■ What to work on
Only the lines from the one containing "Solve the Thue" to the end of the listing below are wanted, repeated exactly.

■ Given data
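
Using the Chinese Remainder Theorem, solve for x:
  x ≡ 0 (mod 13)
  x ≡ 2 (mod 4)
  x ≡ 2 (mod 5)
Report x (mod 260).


Moduli 13, 4, 5 are pairwise coprime; by CRT there is a unique solution modulo M = 13 · 4 · 5 = 260.
Solve pairwise, accumulating the modulus:
  Start with x ≡ 0 (mod 13).
  Combine with x ≡ 2 (mod 4): since gcd(13, 4) = 1, we get a unique residue mod 52.
    Write x = 0 + 13·t and substitute into x ≡ 2 (mod 4): 13·t ≡ 2 − 0 = 2 (mod 4).
    Reduce coefficients mod 4: 1·t ≡ 2 (mod 4).
    So t ≡ 2 (mod 4).
    Then x = 0 + 13·2 = 26, valid modulo lcm(13, 4) = 52: x ≡ 26 (mod 52).
  Combine with x ≡ 2 (mod 5): since gcd(52, 5) = 1, we get a unique residue mod 260.
    Write x = 26 + 52·t and substitute into x ≡ 2 (mod 5): 52·t ≡ 2 − 26 = -24 (mod 5).
    Reduce coefficients mod 5: 2·t ≡ 1 (mod 5).
    The inverse of 2 mod 5 is 3 (since 2·3 = 6 = 1·5 + 1), so t ≡ 3·1 = 3 ≡ 3 (mod 5).
    Then x = 26 + 52·3 = 182, valid modulo lcm(52, 5) = 260: x ≡ 182 (mod 260).
Verify: 182 mod 13 = 0 ✓, 182 mod 4 = 2 ✓, 182 mod 5 = 2 ✓.

x ≡ 182 (mod 260).


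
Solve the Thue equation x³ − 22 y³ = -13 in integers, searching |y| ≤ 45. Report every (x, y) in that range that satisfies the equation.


The equation is x³ - 22y³ = -13. For fixed y, x³ = 22·y³ − 13, so a solution requires the RHS to be a perfect cube.
Strategy: iterate y from -45 to 45, compute RHS = 22·y³ − 13, and check whether it is a (positive or negative) perfect cube.
Check small values of y:
  y = 0: RHS = -13 is not a perfect cube.
  y = 1: RHS = 9 is not a perfect cube.
  y = -1: RHS = -35 is not a perfect cube.
  y = 2: RHS = 163 is not a perfect cube.
  y = -2: RHS = -189 is not a perfect cube.
  y = 3: RHS = 581 is not a perfect cube.
  y = -3: RHS = -607 is not a perfect cube.
Continuing the search up to |y| = 45 finds no solutions either.
No (x, y) in the scanned range satisfies the equation.

No integer solutions with |y| ≤ 45.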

■ Task answer
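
Solve the Thue equation x³ − 22 y³ = -13 in integers, searching |y| ≤ 45. Report every (x, y) in that range that satisfies the equation.


The equation is x³ - 22y³ = -13. For fixed y, x³ = 22·y³ − 13, so a solution requires the RHS to be a perfect cube.
Strategy: iterate y from -45 to 45, compute RHS = 22·y³ − 13, and check whether it is a (positive or negative) perfect cube.
Check small values of y:
  y = 0: RHS = -13 is not a perfect cube.
  y = 1: RHS = 9 is not a perfect cube.
  y = -1: RHS = -35 is not a perfect cube.
  y = 2: RHS = 163 is not a perfect cube.
  y = -2: RHS = -189 is not a perfect cube.
  y = 3: RHS = 581 is not a perfect cube.
  y = -3: RHS = -607 is not a perfect cube.
Continuing the search up to |y| = 45 finds no solutions either.
No (x, y) in the scanned range satisfies the equation.

No integer solutions with |y| ≤ 45.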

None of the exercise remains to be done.